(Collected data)
%%

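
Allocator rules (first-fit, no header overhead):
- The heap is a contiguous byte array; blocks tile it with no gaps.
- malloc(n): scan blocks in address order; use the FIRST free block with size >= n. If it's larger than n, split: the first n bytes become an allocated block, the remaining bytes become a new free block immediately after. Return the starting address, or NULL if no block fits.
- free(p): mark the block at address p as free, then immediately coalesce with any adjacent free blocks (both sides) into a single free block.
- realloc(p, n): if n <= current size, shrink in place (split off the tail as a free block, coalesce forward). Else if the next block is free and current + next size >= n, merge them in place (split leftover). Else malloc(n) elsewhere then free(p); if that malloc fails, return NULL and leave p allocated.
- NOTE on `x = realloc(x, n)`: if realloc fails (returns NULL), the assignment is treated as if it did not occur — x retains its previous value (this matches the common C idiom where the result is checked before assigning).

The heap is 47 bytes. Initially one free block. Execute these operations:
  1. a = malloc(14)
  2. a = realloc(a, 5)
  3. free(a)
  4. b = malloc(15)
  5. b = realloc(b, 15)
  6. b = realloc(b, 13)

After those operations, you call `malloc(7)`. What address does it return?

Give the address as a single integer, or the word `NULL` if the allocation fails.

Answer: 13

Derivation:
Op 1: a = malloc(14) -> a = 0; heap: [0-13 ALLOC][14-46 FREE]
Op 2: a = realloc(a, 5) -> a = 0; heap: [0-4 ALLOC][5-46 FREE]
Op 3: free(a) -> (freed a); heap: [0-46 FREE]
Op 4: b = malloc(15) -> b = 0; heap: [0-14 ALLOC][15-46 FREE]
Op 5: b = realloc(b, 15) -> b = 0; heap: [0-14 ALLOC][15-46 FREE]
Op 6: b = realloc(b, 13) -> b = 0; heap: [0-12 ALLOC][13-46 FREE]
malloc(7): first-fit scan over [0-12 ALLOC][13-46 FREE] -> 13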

%%

**WHAT IS REQUIRED:** Every line in the data above that contains "bytes" needs to be copied.

**OUTPUT OF THE TASK:**
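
- malloc(n): scan blocks in address order; use the FIRST free block with size >= n. If it's larger than n, split: the first n bytes become an allocated block, the remaining bytes become a new free block immediately after. Return the starting address, or NULL if no block fits.
The heap is 47 bytes. Initially one free block. Execute these operations: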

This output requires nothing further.